### Goal of the exercise
Lines in the records below that contain the word "True" must each be copied.

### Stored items
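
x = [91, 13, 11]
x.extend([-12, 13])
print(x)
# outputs [91, 13, 11, -12, 13]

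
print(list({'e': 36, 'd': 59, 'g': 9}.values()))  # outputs [36, 59, 9]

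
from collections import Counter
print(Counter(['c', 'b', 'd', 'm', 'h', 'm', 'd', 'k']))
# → Counter({'d': 2, 'm': 2, 'c': 1, 'b': 1, 'h': 1, 'k': 1})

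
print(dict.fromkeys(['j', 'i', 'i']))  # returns {'j': None, 'i': None}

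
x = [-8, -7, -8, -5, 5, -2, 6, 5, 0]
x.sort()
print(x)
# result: [-8, -8, -7, -5, -2, 0, 5, 5, 6]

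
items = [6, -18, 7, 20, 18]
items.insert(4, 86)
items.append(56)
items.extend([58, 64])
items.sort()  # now [-18, 6, 7, 18, 20, 56, 58, 64, 86]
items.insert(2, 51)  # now [-18, 6, 51, 7, 18, 20, 56, 58, 64, 86]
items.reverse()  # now [86, 64, 58, 56, 20, 18, 7, 51, 6, -18]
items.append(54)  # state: [86, 64, 58, 56, 20, 18, 7, 51, 6, -18, 54]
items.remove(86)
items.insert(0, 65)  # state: [65, 64, 58, 56, 20, 18, 7, 51, 6, -18, 54]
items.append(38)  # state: [65, 64, 58, 56, 20, 18, 7, 51, 6, -18, 54, 38]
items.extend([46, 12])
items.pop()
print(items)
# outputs [65, 64, 58, 56, 20, 18, 7, 51, 6, -18, 54, 38, 46]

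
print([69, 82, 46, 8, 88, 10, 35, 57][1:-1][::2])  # [82, 8, 10]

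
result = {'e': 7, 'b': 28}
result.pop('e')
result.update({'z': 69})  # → {'b': 28, 'z': 69}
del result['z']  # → {'b': 28}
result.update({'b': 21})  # {'b': 21}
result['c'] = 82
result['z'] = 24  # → {'b': 21, 'c': 82, 'z': 24}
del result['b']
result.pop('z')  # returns 24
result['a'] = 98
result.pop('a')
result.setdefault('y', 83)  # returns 83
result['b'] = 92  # {'c': 82, 'y': 83, 'b': 92}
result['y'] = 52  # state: {'c': 82, 'y': 52, 'b': 92}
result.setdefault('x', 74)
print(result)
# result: {'c': 82, 'y': 52, 'b': 92, 'x': 74}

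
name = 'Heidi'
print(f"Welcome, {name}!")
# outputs Welcome, Heidi!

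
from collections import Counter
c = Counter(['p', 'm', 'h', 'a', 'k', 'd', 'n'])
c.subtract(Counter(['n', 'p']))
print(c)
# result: Counter({'m': 1, 'h': 1, 'a': 1, 'k': 1, 'd': 1, 'p': 0, 'n': 0})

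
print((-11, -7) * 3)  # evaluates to (-11, -7, -11, -7, -11, -7)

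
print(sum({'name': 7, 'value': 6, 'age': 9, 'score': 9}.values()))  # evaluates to 31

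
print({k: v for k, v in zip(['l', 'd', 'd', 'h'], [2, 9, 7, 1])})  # {'l': 2, 'd': 7, 'h': 1}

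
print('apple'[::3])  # al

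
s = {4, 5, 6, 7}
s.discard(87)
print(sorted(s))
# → [4, 5, 6, 7]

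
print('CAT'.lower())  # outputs cat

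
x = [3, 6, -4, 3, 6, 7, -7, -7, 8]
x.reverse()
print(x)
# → [8, -7, -7, 7, 6, 3, -4, 6, 3]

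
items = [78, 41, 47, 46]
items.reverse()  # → [46, 47, 41, 78]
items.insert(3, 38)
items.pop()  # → 78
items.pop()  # 38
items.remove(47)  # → [46, 41]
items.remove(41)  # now [46]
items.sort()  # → [46]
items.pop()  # 46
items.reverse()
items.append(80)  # [80]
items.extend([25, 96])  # [80, 25, 96]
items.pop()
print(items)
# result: [80, 25]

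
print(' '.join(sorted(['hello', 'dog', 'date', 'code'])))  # code date dog hello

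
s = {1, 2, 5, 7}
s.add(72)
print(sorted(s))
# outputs [1, 2, 5, 7, 72]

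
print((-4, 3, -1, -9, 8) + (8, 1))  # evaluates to (-4, 3, -1, -9, 8, 8, 1)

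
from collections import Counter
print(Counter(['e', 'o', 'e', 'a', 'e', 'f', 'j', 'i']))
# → Counter({'e': 3, 'o': 1, 'a': 1, 'f': 1, 'j': 1, 'i': 1})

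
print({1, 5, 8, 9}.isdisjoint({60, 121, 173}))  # True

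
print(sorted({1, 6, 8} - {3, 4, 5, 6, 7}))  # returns [1, 8]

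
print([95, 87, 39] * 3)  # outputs [95, 87, 39, 95, 87, 39, 95, 87, 39]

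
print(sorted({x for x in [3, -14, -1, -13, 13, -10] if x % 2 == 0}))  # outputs [-14, -10]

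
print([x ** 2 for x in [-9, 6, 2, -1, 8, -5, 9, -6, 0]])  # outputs [81, 36, 4, 1, 64, 25, 81, 36, 0]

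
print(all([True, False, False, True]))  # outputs False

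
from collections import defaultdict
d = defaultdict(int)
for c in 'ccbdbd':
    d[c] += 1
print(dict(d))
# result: {'c': 2, 'b': 2, 'd': 2}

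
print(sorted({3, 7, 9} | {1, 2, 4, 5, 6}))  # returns [1, 2, 3, 4, 5, 6, 7, 9]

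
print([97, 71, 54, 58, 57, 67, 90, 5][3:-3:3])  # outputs [58]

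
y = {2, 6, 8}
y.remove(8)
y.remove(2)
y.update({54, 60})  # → {6, 54, 60}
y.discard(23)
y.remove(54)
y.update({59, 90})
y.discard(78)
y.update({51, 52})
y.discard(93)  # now {6, 51, 52, 59, 60, 90}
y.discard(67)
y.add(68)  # {6, 51, 52, 59, 60, 68, 90}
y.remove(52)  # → {6, 51, 59, 60, 68, 90}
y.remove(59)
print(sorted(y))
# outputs [6, 51, 60, 68, 90]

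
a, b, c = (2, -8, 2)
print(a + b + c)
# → -4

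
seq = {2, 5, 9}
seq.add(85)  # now {2, 5, 9, 85}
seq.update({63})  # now {2, 5, 9, 63, 85}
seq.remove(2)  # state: {5, 9, 63, 85}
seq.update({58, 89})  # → {5, 9, 58, 63, 85, 89}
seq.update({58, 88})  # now {5, 9, 58, 63, 85, 88, 89}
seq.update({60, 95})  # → {5, 9, 58, 60, 63, 85, 88, 89, 95}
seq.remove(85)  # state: {5, 9, 58, 60, 63, 88, 89, 95}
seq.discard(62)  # {5, 9, 58, 60, 63, 88, 89, 95}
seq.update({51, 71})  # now {5, 9, 51, 58, 60, 63, 71, 88, 89, 95}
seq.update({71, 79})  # {5, 9, 51, 58, 60, 63, 71, 79, 88, 89, 95}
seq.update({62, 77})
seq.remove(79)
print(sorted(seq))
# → [5, 9, 51, 58, 60, 62, 63, 71, 77, 88, 89, 95]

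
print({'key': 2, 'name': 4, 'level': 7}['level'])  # 7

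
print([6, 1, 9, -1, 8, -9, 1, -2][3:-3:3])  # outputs [-1]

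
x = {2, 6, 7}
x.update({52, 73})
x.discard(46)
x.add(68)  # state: {2, 6, 7, 52, 68, 73}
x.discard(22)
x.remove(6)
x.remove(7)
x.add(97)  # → {2, 52, 68, 73, 97}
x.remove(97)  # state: {2, 52, 68, 73}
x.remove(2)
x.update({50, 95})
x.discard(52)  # {50, 68, 73, 95}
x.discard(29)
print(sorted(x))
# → [50, 68, 73, 95]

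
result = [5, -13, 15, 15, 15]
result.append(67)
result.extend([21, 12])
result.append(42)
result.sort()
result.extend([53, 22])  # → [-13, 5, 12, 15, 15, 15, 21, 42, 67, 53, 22]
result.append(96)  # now [-13, 5, 12, 15, 15, 15, 21, 42, 67, 53, 22, 96]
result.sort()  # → [-13, 5, 12, 15, 15, 15, 21, 22, 42, 53, 67, 96]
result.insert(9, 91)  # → [-13, 5, 12, 15, 15, 15, 21, 22, 42, 91, 53, 67, 96]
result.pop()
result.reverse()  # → [67, 53, 91, 42, 22, 21, 15, 15, 15, 12, 5, -13]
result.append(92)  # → [67, 53, 91, 42, 22, 21, 15, 15, 15, 12, 5, -13, 92]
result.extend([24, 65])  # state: [67, 53, 91, 42, 22, 21, 15, 15, 15, 12, 5, -13, 92, 24, 65]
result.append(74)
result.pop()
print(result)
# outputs [67, 53, 91, 42, 22, 21, 15, 15, 15, 12, 5, -13, 92, 24, 65]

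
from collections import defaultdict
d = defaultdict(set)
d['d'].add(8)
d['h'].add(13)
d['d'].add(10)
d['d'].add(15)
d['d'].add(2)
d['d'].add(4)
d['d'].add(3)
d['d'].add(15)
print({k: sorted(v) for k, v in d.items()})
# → {'d': [2, 3, 4, 8, 10, 15], 'h': [13]}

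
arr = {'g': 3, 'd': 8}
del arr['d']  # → {'g': 3}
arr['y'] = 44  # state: {'g': 3, 'y': 44}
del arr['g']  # {'y': 44}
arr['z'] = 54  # {'y': 44, 'z': 54}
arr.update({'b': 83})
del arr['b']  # {'y': 44, 'z': 54}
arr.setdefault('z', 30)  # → 54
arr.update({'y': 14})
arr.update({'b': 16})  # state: {'y': 14, 'z': 54, 'b': 16}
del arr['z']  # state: {'y': 14, 'b': 16}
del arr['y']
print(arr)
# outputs {'b': 16}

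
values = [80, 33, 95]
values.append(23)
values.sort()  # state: [23, 33, 80, 95]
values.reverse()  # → [95, 80, 33, 23]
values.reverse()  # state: [23, 33, 80, 95]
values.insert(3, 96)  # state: [23, 33, 80, 96, 95]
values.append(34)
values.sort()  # [23, 33, 34, 80, 95, 96]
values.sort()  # [23, 33, 34, 80, 95, 96]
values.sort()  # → [23, 33, 34, 80, 95, 96]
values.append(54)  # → [23, 33, 34, 80, 95, 96, 54]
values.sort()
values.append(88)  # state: [23, 33, 34, 54, 80, 95, 96, 88]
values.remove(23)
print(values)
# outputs [33, 34, 54, 80, 95, 96, 88]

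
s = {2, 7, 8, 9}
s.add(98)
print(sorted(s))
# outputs [2, 7, 8, 9, 98]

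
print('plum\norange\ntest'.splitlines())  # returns ['plum', 'orange', 'test']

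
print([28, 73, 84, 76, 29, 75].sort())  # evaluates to None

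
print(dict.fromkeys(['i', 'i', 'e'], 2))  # {'i': 2, 'e': 2}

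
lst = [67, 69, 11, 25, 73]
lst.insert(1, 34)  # [67, 34, 69, 11, 25, 73]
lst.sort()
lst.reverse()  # [73, 69, 67, 34, 25, 11]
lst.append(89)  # [73, 69, 67, 34, 25, 11, 89]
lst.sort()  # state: [11, 25, 34, 67, 69, 73, 89]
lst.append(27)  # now [11, 25, 34, 67, 69, 73, 89, 27]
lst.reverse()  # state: [27, 89, 73, 69, 67, 34, 25, 11]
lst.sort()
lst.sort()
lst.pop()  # 89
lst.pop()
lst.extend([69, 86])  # [11, 25, 27, 34, 67, 69, 69, 86]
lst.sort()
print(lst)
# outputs [11, 25, 27, 34, 67, 69, 69, 86]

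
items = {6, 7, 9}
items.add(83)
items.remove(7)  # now {6, 9, 83}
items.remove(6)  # {9, 83}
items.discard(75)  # {9, 83}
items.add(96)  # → {9, 83, 96}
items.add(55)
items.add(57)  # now {9, 55, 57, 83, 96}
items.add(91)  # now {9, 55, 57, 83, 91, 96}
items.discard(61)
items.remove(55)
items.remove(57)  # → {9, 83, 91, 96}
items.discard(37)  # {9, 83, 91, 96}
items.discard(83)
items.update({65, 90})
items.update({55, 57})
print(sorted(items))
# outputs [9, 55, 57, 65, 90, 91, 96]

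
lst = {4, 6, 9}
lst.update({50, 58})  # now {4, 6, 9, 50, 58}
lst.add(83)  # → {4, 6, 9, 50, 58, 83}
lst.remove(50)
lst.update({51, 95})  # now {4, 6, 9, 51, 58, 83, 95}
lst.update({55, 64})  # {4, 6, 9, 51, 55, 58, 64, 83, 95}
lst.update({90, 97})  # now {4, 6, 9, 51, 55, 58, 64, 83, 90, 95, 97}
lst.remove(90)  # {4, 6, 9, 51, 55, 58, 64, 83, 95, 97}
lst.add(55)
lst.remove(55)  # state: {4, 6, 9, 51, 58, 64, 83, 95, 97}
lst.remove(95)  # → {4, 6, 9, 51, 58, 64, 83, 97}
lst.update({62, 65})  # {4, 6, 9, 51, 58, 62, 64, 65, 83, 97}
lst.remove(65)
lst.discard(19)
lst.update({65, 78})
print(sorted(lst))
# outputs [4, 6, 9, 51, 58, 62, 64, 65, 78, 83, 97]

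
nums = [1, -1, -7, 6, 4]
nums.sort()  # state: [-7, -1, 1, 4, 6]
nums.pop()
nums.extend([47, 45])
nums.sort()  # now [-7, -1, 1, 4, 45, 47]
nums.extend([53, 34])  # [-7, -1, 1, 4, 45, 47, 53, 34]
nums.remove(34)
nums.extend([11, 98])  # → [-7, -1, 1, 4, 45, 47, 53, 11, 98]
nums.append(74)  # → [-7, -1, 1, 4, 45, 47, 53, 11, 98, 74]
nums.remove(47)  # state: [-7, -1, 1, 4, 45, 53, 11, 98, 74]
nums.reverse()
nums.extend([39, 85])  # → [74, 98, 11, 53, 45, 4, 1, -1, -7, 39, 85]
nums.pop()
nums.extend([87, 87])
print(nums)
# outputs [74, 98, 11, 53, 45, 4, 1, -1, -7, 39, 87, 87]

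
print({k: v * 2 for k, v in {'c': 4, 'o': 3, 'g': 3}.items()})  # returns {'c': 8, 'o': 6, 'g': 6}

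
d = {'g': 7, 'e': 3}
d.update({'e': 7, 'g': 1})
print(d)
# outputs {'g': 1, 'e': 7}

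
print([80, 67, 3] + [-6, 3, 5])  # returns [80, 67, 3, -6, 3, 5]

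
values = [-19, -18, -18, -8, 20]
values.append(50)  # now [-19, -18, -18, -8, 20, 50]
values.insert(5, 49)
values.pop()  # 50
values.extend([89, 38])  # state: [-19, -18, -18, -8, 20, 49, 89, 38]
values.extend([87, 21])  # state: [-19, -18, -18, -8, 20, 49, 89, 38, 87, 21]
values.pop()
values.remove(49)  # [-19, -18, -18, -8, 20, 89, 38, 87]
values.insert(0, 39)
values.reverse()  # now [87, 38, 89, 20, -8, -18, -18, -19, 39]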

### Exercise answer
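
print({1, 5, 8, 9}.isdisjoint({60, 121, 173}))  # True
print(all([True, False, False, True]))  # outputs False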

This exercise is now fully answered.